== Segment start ==

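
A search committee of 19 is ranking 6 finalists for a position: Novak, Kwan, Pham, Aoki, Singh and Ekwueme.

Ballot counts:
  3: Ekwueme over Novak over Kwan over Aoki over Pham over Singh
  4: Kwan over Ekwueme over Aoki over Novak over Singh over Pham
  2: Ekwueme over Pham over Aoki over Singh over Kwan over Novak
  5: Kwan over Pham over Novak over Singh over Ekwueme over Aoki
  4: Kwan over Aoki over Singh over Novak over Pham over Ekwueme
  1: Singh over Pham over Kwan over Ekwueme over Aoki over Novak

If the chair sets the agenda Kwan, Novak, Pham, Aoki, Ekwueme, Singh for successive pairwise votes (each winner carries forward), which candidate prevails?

Kwan

Round 1: Kwan vs Novak — 16–3, Kwan advances.
Round 2: Kwan vs Pham — 16–3, Kwan advances.
Round 3: Kwan vs Aoki — 17–2, Kwan advances.
Round 4: Kwan vs Ekwueme — 14–5, Kwan advances.
Round 5: Kwan vs Singh — 16–3, Kwan advances.
Kwan survives the agenda.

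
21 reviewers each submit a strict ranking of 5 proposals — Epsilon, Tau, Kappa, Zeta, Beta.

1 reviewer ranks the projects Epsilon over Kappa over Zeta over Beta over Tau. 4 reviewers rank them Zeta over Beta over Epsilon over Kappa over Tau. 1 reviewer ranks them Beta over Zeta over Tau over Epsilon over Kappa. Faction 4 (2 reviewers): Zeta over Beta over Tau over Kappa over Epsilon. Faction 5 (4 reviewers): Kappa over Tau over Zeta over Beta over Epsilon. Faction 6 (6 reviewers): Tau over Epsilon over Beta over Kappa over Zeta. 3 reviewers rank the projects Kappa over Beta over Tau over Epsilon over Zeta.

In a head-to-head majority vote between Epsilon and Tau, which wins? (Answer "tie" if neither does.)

Tau

Ballots ranking Epsilon above Tau: 1 + 4 = 5.
Ballots ranking Tau above Epsilon: 21 − 5 = 16.
Tau wins the head-to-head 16–5.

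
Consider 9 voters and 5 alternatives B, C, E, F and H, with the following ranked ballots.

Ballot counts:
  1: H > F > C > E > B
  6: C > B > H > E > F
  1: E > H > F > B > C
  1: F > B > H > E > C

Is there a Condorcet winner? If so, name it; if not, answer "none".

Pairwise majorities:
B–C: C 7–2.
B vs E: B, 7–2.
B vs F: B, 6–3.
B–H: B 7–2.
C–E: C 7–2.
C–F: C 6–3.
C vs H: C, 6–3.
E vs F: E, 7–2.
E vs H: H wins 8–1.
F–H: H 8–1.
Only C has no losses; C is the Condorcet winner.

C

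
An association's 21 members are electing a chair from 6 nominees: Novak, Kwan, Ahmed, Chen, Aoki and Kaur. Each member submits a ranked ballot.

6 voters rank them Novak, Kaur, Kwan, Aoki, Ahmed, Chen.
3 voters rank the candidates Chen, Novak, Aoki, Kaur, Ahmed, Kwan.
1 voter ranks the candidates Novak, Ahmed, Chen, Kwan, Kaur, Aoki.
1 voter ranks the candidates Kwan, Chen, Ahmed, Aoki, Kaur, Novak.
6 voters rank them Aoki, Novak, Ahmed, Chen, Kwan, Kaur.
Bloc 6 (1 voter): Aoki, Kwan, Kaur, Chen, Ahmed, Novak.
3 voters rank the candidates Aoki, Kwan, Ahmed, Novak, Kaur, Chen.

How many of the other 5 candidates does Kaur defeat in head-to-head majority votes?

0

Kaur against each rival (21 voters):
Kaur vs Novak: Novak, 19–2.
Kaur–Kwan: Kwan 12–9.
Kaur–Ahmed: Ahmed 11–10.
Kaur vs Chen: Chen, 11–10.
Kaur–Aoki: Aoki 14–7.
Kaur beats no one; loses to Novak, Kwan, Ahmed, Chen, Aoki — 0 pairwise wins.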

== Segment end ==

Brief
In exact wording, restate the lines of the data above from the first through the one holding "21 reviewers each", and stop after that line.

The completed task
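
A search committee of 19 is ranking 6 finalists for a position: Novak, Kwan, Pham, Aoki, Singh and Ekwueme.

Ballot counts:
  3: Ekwueme over Novak over Kwan over Aoki over Pham over Singh
  4: Kwan over Ekwueme over Aoki over Novak over Singh over Pham
  2: Ekwueme over Pham over Aoki over Singh over Kwan over Novak
  5: Kwan over Pham over Novak over Singh over Ekwueme over Aoki
  4: Kwan over Aoki over Singh over Novak over Pham over Ekwueme
  1: Singh over Pham over Kwan over Ekwueme over Aoki over Novak

If the chair sets the agenda Kwan, Novak, Pham, Aoki, Ekwueme, Singh for successive pairwise votes (each winner carries forward), which candidate prevails?

Kwan

Round 1: Kwan vs Novak — 16–3, Kwan advances.
Round 2: Kwan vs Pham — 16–3, Kwan advances.
Round 3: Kwan vs Aoki — 17–2, Kwan advances.
Round 4: Kwan vs Ekwueme — 14–5, Kwan advances.
Round 5: Kwan vs Singh — 16–3, Kwan advances.
Kwan survives the agenda.

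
21 reviewers each submit a strict ranking of 5 proposals — Epsilon, Tau, Kappa, Zeta, Beta.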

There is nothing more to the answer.